━━━━━ Entries supplied ━━━━━
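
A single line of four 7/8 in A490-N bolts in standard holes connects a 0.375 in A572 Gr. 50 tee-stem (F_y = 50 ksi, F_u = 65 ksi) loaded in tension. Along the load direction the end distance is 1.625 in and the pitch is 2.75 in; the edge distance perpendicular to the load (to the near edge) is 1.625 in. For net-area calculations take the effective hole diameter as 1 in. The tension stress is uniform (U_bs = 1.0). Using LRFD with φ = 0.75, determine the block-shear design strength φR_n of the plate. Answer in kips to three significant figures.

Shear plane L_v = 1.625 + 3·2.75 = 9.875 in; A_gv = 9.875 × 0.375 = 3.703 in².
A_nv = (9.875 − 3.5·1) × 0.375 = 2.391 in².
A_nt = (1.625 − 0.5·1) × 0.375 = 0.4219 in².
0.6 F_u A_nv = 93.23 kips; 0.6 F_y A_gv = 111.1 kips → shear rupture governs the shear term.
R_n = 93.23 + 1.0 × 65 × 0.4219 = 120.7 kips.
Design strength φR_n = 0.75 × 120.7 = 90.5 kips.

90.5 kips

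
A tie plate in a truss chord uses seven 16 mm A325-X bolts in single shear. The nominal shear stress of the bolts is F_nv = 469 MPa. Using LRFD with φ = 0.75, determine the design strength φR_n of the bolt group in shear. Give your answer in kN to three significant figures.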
━━━━━
━━━━━ Entries supplied ━━━━━
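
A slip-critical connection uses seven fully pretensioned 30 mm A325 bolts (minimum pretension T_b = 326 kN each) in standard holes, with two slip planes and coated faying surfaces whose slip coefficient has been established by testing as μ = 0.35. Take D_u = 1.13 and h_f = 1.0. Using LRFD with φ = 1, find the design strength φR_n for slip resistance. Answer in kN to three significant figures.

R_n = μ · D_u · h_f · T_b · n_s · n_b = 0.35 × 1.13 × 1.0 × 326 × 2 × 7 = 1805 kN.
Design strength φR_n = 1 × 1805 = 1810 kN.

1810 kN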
━━━━━
• _Description of the task_: Considering only the material above, set down every line from the one with "A single line" to the one with "A tie plate", inclusive, exactly as written.

• _Your response_:
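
A single line of four 7/8 in A490-N bolts in standard holes connects a 0.375 in A572 Gr. 50 tee-stem (F_y = 50 ksi, F_u = 65 ksi) loaded in tension. Along the load direction the end distance is 1.625 in and the pitch is 2.75 in; the edge distance perpendicular to the load (to the near edge) is 1.625 in. For net-area calculations take the effective hole diameter as 1 in. The tension stress is uniform (U_bs = 1.0). Using LRFD with φ = 0.75, determine the block-shear design strength φR_n of the plate. Answer in kips to three significant figures.

Shear plane L_v = 1.625 + 3·2.75 = 9.875 in; A_gv = 9.875 × 0.375 = 3.703 in².
A_nv = (9.875 − 3.5·1) × 0.375 = 2.391 in².
A_nt = (1.625 − 0.5·1) × 0.375 = 0.4219 in².
0.6 F_u A_nv = 93.23 kips; 0.6 F_y A_gv = 111.1 kips → shear rupture governs the shear term.
R_n = 93.23 + 1.0 × 65 × 0.4219 = 120.7 kips.
Design strength φR_n = 0.75 × 120.7 = 90.5 kips.

90.5 kips

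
A tie plate in a truss chord uses seven 16 mm A325-X bolts in single shear. The nominal shear stress of the bolts is F_nv = 469 MPa. Using LRFD with φ = 0.75, determine the design strength φR_n of the bolt group in shear. Give your answer in kN to three significant figures.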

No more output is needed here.